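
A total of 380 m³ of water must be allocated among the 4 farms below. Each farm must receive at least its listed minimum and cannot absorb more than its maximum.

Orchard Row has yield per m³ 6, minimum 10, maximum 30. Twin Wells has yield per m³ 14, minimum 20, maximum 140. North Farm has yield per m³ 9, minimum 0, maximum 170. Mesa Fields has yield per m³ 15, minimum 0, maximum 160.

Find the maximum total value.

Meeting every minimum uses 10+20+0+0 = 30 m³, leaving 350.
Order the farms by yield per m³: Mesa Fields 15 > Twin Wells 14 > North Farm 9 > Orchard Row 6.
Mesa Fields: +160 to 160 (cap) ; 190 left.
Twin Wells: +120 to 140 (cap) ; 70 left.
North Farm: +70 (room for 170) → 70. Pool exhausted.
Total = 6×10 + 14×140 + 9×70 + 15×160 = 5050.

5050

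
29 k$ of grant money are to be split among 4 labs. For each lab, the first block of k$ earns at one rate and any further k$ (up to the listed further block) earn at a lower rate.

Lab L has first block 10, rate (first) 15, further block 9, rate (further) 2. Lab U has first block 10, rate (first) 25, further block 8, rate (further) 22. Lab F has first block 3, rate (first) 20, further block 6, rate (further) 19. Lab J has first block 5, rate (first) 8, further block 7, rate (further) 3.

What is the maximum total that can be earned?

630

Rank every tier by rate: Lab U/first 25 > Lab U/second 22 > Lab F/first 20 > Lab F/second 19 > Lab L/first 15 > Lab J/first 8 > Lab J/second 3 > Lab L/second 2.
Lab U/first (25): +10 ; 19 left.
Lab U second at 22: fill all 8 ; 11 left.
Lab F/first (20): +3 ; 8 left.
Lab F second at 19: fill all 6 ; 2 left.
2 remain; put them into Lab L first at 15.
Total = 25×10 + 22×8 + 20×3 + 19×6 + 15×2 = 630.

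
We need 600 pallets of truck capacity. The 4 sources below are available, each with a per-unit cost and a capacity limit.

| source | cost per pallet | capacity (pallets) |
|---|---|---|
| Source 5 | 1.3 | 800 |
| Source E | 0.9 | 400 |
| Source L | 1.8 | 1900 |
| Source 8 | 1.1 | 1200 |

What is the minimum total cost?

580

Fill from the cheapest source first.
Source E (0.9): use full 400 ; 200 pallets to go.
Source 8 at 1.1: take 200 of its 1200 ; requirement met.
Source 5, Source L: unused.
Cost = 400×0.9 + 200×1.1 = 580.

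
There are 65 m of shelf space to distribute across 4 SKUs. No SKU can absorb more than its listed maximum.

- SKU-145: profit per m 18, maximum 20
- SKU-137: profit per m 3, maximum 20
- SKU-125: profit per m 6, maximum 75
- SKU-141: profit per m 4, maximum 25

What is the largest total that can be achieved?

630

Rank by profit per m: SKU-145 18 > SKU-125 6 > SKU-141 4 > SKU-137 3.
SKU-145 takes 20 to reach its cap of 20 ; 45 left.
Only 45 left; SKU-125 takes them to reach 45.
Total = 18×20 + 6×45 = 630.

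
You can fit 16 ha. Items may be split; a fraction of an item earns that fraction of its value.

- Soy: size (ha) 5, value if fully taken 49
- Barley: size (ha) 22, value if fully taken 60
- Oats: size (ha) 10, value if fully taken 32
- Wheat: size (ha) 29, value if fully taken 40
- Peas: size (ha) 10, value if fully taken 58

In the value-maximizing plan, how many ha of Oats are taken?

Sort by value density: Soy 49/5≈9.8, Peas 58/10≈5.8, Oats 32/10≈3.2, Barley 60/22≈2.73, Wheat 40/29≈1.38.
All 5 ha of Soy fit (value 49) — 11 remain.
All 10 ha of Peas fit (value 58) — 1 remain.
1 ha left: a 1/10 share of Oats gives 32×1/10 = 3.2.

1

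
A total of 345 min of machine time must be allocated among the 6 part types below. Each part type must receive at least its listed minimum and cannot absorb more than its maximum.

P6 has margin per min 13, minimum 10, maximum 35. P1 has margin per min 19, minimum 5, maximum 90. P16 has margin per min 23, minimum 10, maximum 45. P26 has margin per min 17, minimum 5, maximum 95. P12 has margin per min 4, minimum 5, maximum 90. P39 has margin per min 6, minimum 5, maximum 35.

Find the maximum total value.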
++++++++
## TASK PROMPT
Going through the entries, return every line holding the word "listed".

## ANSWER SECTION
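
A total of 380 m³ of water must be allocated among the 4 farms below. Each farm must receive at least its listed minimum and cannot absorb more than its maximum.
29 k$ of grant money are to be split among 4 labs. For each lab, the first block of k$ earns at one rate and any further k$ (up to the listed further block) earn at a lower rate.
There are 65 m of shelf space to distribute across 4 SKUs. No SKU can absorb more than its listed maximum.
A total of 345 min of machine time must be allocated among the 6 part types below. Each part type must receive at least its listed minimum and cannot absorb more than its maximum.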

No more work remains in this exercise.